-- What is expected --
Return exactly the listing's lines, from its first line to the line holding "Given the consonant inventory /q", ends included.

-- Input --

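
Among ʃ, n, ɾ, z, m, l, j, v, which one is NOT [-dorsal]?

/j/ is the palatal glide, which is [+dorsal]; the rest — /n, v, m, z, l, ʃ, ɾ/ — are [-dorsal].

j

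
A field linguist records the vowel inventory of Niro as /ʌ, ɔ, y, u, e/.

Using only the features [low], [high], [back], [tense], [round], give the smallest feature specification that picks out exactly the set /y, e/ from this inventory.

/y, e/ are exactly the [−back] segments in the inventory, so a single feature suffices.

[−back]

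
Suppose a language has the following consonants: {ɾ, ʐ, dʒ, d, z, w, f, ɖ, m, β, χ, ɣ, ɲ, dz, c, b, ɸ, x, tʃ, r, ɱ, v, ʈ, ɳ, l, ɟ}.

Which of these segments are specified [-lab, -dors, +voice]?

ɾ, ʐ, dʒ, d, z, ɖ, dz, r, ɳ, l

Among the inventory, the [-labial] segments are /ɾ, ʐ, dʒ, d, z, ɖ, χ, ɣ, ɲ, dz, c, x, tʃ, r, ʈ, ɳ, l, ɟ/.
Among these, [-dorsal] gives /ɾ, ʐ, dʒ, d, z, ɖ, dz, tʃ, r, ʈ, ɳ, l/.
Among these, [+voice] leaves /ɾ, ʐ, dʒ, d, z, ɖ, dz, r, ɳ, l/.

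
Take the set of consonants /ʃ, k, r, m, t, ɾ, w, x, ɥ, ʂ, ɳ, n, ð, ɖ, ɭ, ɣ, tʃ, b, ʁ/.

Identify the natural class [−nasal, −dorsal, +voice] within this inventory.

The [−nasal] segments are /ʃ, k, r, t, ɾ, w, x, ɥ, ʂ, ð, ɖ, ɭ, ɣ, tʃ, b, ʁ/.
Then [−dorsal] gives /ʃ, r, t, ɾ, ʂ, ð, ɖ, ɭ, tʃ, b/.
Then [+voice] leaves /r, ɾ, ð, ɖ, ɭ, b/.

r, ɾ, ð, ɖ, ɭ, b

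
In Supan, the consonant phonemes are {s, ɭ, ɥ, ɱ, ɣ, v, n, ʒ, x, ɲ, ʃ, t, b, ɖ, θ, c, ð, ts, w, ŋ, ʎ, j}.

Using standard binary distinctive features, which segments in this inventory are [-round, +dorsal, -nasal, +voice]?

ɣ, ʎ, j

Eliminate segments failing any feature: /s, ɭ, ɱ, v, n, ʒ, ʃ, t, b, ɖ, θ, ð, ts/ are [-dorsal]; /ɥ, w/ are [+round]; /x, c/ are [-voice]; /ɲ, ŋ/ are [+nasal]. The remaining /ɣ, ʎ, j/ satisfy [-round], [+dorsal], [-nasal], [+voice].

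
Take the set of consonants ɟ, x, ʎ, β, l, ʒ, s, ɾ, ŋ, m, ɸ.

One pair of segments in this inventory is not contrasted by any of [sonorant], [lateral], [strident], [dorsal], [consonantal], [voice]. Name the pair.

On the given features, /m/ and /ɾ/ have an identical profile: [+sonorant], [−lateral], [−strident], [−dorsal], [+consonantal], [+voice]. No other two segments in the inventory coincide on all 6 features. (They do differ in [nasal], [labial] and [coronal], which are not among the given features.)

m, ɾ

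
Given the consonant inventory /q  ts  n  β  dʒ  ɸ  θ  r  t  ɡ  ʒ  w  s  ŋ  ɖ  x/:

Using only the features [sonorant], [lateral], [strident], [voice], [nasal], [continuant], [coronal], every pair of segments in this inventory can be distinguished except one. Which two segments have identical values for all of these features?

/ɸ/ (voiceless bilabial fricative) and /x/ (voiceless velar fricative) are both [-sonorant], [-lateral], [-strident], [-voice], [-nasal], [+continuant], [-coronal], so none of the listed features separates them. (They do differ in [labial] and [dorsal], which are not among the given features.) Every other pair in the inventory differs on at least one listed feature.

ɸ, x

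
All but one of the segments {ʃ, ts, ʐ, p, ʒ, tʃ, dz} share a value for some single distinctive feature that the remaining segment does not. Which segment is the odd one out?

[strident] (equivalently [labial], [coronal]) groups all but one: /ʒ, dz, ʃ, ʐ, ts, tʃ/ share [+strident] while /p/ (voiceless bilabial stop) alone is [−strident]. Removing any other segment would not leave a single-feature class that excludes it.

p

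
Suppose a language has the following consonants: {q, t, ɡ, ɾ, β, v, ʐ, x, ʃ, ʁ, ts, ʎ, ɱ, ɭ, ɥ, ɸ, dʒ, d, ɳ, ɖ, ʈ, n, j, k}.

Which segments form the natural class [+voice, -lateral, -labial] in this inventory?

Among the inventory, the [+voice] segments are /ɡ, ɾ, β, v, ʐ, ʁ, ʎ, ɱ, ɭ, ɥ, dʒ, d, ɳ, ɖ, n, j/.
Within that set, [-lateral] gives /ɡ, ɾ, β, v, ʐ, ʁ, ɱ, ɥ, dʒ, d, ɳ, ɖ, n, j/.
Of those, [-labial] leaves /ɡ, ɾ, ʐ, ʁ, dʒ, d, ɳ, ɖ, n, j/.

ɡ, ɾ, ʐ, ʁ, dʒ, d, ɳ, ɖ, n, j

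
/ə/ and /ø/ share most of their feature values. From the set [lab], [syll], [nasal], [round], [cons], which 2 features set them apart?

[labial], [round]

/ə/ is the mid central vowel (schwa) and /ø/ is the mid front rounded tense vowel. Both are [+syllabic], [−nasal], [−consonantal]. /ə/ is [−labial] while /ø/ is [+labial]; /ə/ is [−round] while /ø/ is [+round], so the distinguishing features are [labial], [round].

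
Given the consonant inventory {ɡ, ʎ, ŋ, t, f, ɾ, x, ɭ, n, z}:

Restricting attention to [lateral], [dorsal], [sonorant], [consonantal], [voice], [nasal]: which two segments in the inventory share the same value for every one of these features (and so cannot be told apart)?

Both /t/ and /f/ are [-lateral], [-dorsal], [-sonorant], [+consonantal], [-voice], [-nasal]. Since the list omits [continuant], [labial] and [coronal] — which do distinguish the voiceless alveolar stop from the voiceless labiodental fricative — this pair collapses; all other pairs remain distinct.

t, f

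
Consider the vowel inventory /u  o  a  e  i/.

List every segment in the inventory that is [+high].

u, i

The feature [high] marks segments produced with the tongue body raised. In this inventory /u, i/ have that property, so they are [+high]; /o, a, e/ are [−high].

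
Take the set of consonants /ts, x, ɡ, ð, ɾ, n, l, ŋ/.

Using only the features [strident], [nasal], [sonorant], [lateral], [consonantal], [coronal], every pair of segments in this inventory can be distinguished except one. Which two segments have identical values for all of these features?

Both /ɡ/ and /x/ are [-strident], [-nasal], [-sonorant], [-lateral], [+consonantal], [-coronal]. Since the list omits [voice] and [continuant] — which do distinguish the voiced velar stop from the voiceless velar fricative — this pair collapses; all other pairs remain distinct.

ɡ, x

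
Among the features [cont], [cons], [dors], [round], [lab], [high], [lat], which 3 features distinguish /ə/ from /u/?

The two segments share [+continuant], [-consonantal], [+dorsal], [-lateral]. The only features from the list on which they differ: /ə/ is [-labial] while /u/ is [+labial]; /ə/ is [-round] while /u/ is [+round]; /ə/ is [-high] while /u/ is [+high].

[labial], [round], [high]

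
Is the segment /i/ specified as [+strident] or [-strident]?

[-strident]

/i/ is the high front unrounded tense vowel, hence [-strident].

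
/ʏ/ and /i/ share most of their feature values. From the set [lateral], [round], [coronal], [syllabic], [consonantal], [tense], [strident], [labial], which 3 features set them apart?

/ʏ/ (high front rounded lax vowel) and /i/ (high front unrounded tense vowel) agree on [−lateral], [−coronal], [+syllabic], [−consonantal], [−strident]. They differ on [labial] (/ʏ/ [+], /i/ [−]), [round] (/ʏ/ [+], /i/ [−]), [tense] (/ʏ/ [−], /i/ [+]).

[labial], [round], [tense]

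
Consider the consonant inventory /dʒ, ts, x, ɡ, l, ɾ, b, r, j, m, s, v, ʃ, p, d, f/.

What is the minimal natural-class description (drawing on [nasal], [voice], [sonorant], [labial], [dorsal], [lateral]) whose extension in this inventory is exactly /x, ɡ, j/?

[+dorsal]

The target set is precisely the extension of [+dorsal] in this inventory.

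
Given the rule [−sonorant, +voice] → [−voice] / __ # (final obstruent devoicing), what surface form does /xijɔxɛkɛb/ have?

/b/ satisfies [−sonorant, +voice] and sits in __ #. The [−voice] counterpart of the voiced bilabial stop is /p/. Other segments in /xijɔxɛkɛb/ either fail the structural description or are not in the environment, so the surface form is [xijɔxɛkɛp].

[xijɔxɛkɛp]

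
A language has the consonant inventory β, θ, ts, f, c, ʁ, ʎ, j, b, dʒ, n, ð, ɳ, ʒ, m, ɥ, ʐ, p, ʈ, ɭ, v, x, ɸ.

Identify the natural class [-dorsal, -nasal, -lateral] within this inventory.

β, θ, ts, f, b, dʒ, ð, ʒ, ʐ, p, ʈ, v, ɸ

Checking each segment against [-dorsal], [-nasal], [-lateral]: /β/ (voiced bilabial fricative), /θ/ (voiceless dental fricative), /ts/ (voiceless alveolar affricate), /f/ (voiceless labiodental fricative), /b/ (voiced bilabial stop), /dʒ/ (voiced postalveolar affricate), among others, satisfy every feature; every other segment in the inventory fails at least one.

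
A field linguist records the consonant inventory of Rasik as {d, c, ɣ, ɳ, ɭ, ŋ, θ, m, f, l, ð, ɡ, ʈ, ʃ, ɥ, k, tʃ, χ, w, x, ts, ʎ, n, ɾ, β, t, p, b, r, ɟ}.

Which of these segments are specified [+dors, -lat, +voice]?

Checking each segment against [+dorsal], [-lateral], [+voice]: /ɣ/ (voiced velar fricative), /ŋ/ (velar nasal), /ɡ/ (voiced velar stop), /ɥ/ (labial-palatal glide), /w/ (labial-velar glide), /ɟ/ (voiced palatal stop) satisfy every feature; every other segment in the inventory fails at least one.

ɣ, ŋ, ɡ, ɥ, w, ɟ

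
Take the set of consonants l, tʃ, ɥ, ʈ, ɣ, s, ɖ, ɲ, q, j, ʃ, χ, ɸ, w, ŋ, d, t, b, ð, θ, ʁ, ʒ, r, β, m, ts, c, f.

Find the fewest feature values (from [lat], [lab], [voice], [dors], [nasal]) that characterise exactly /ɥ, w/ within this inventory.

/ɥ, w/ are all [+labial], [+dorsal], and no other segment in the inventory matches both values. Dropping any one of them over-generates: [+dorsal] alone would also admit /ɣ, ɲ, q, j, …/; [+labial] alone would also admit /ɸ, b, β, m, …/. No other single listed feature picks out exactly this set either, so fewer than two features will not do.

[+lab, +dors]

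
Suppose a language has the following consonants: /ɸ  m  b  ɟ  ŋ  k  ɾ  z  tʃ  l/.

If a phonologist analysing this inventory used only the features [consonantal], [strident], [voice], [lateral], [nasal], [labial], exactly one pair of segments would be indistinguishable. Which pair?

On the given features, /ɾ/ and /ɟ/ have an identical profile: [+consonantal], [-strident], [+voice], [-lateral], [-nasal], [-labial]. No other two segments in the inventory coincide on all 6 features. (They do differ in [sonorant] and [dorsal], which are not among the given features.)

ɾ, ɟ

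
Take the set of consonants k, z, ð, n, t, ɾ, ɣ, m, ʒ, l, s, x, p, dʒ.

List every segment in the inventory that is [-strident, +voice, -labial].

Eliminate segments failing any feature: /k, t, x, p/ are [-voice]; /z, ʒ, s, dʒ/ are [+strident]; /m/ is [+labial]. The remaining /ð, n, ɾ, ɣ, l/ satisfy [-strident], [+voice], [-labial].

ð, n, ɾ, ɣ, l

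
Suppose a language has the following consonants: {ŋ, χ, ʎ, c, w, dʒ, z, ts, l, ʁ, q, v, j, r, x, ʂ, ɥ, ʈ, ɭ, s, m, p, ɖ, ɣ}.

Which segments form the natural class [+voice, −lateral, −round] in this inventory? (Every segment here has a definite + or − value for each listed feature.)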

-- Exercise answer --
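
Among ʃ, n, ɾ, z, m, l, j, v, which one is NOT [-dorsal]?

/j/ is the palatal glide, which is [+dorsal]; the rest — /n, v, m, z, l, ʃ, ɾ/ — are [-dorsal].

j

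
A field linguist records the vowel inventory of Niro as /ʌ, ɔ, y, u, e/.

Using only the features [low], [high], [back], [tense], [round], give the smallest feature specification that picks out exactly the set /y, e/ from this inventory.

/y, e/ are exactly the [−back] segments in the inventory, so a single feature suffices.

[−back]

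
Suppose a language has the following consonants: {ɾ, ʐ, dʒ, d, z, w, f, ɖ, m, β, χ, ɣ, ɲ, dz, c, b, ɸ, x, tʃ, r, ɱ, v, ʈ, ɳ, l, ɟ}.

Which of these segments are specified [-lab, -dors, +voice]?

ɾ, ʐ, dʒ, d, z, ɖ, dz, r, ɳ, l

Among the inventory, the [-labial] segments are /ɾ, ʐ, dʒ, d, z, ɖ, χ, ɣ, ɲ, dz, c, x, tʃ, r, ʈ, ɳ, l, ɟ/.
Among these, [-dorsal] gives /ɾ, ʐ, dʒ, d, z, ɖ, dz, tʃ, r, ʈ, ɳ, l/.
Among these, [+voice] leaves /ɾ, ʐ, dʒ, d, z, ɖ, dz, r, ɳ, l/.

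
Take the set of consonants /ʃ, k, r, m, t, ɾ, w, x, ɥ, ʂ, ɳ, n, ð, ɖ, ɭ, ɣ, tʃ, b, ʁ/.

Identify the natural class [−nasal, −dorsal, +voice] within this inventory.

The [−nasal] segments are /ʃ, k, r, t, ɾ, w, x, ɥ, ʂ, ð, ɖ, ɭ, ɣ, tʃ, b, ʁ/.
Then [−dorsal] gives /ʃ, r, t, ɾ, ʂ, ð, ɖ, ɭ, tʃ, b/.
Then [+voice] leaves /r, ɾ, ð, ɖ, ɭ, b/.

r, ɾ, ð, ɖ, ɭ, b

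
In Supan, the consonant phonemes are {s, ɭ, ɥ, ɱ, ɣ, v, n, ʒ, x, ɲ, ʃ, t, b, ɖ, θ, c, ð, ts, w, ŋ, ʎ, j}.

Using standard binary distinctive features, which segments in this inventory are [-round, +dorsal, -nasal, +voice]?

ɣ, ʎ, j

Eliminate segments failing any feature: /s, ɭ, ɱ, v, n, ʒ, ʃ, t, b, ɖ, θ, ð, ts/ are [-dorsal]; /ɥ, w/ are [+round]; /x, c/ are [-voice]; /ɲ, ŋ/ are [+nasal]. The remaining /ɣ, ʎ, j/ satisfy [-round], [+dorsal], [-nasal], [+voice].

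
Take the set of consonants ɟ, x, ʎ, β, l, ʒ, s, ɾ, ŋ, m, ɸ.

One pair of segments in this inventory is not contrasted by any of [sonorant], [lateral], [strident], [dorsal], [consonantal], [voice]. Name the pair.

On the given features, /m/ and /ɾ/ have an identical profile: [+sonorant], [−lateral], [−strident], [−dorsal], [+consonantal], [+voice]. No other two segments in the inventory coincide on all 6 features. (They do differ in [nasal], [labial] and [coronal], which are not among the given features.)

m, ɾ

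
Given the consonant inventory /q  ts  n  β  dʒ  ɸ  θ  r  t  ɡ  ʒ  w  s  ŋ  ɖ  x/: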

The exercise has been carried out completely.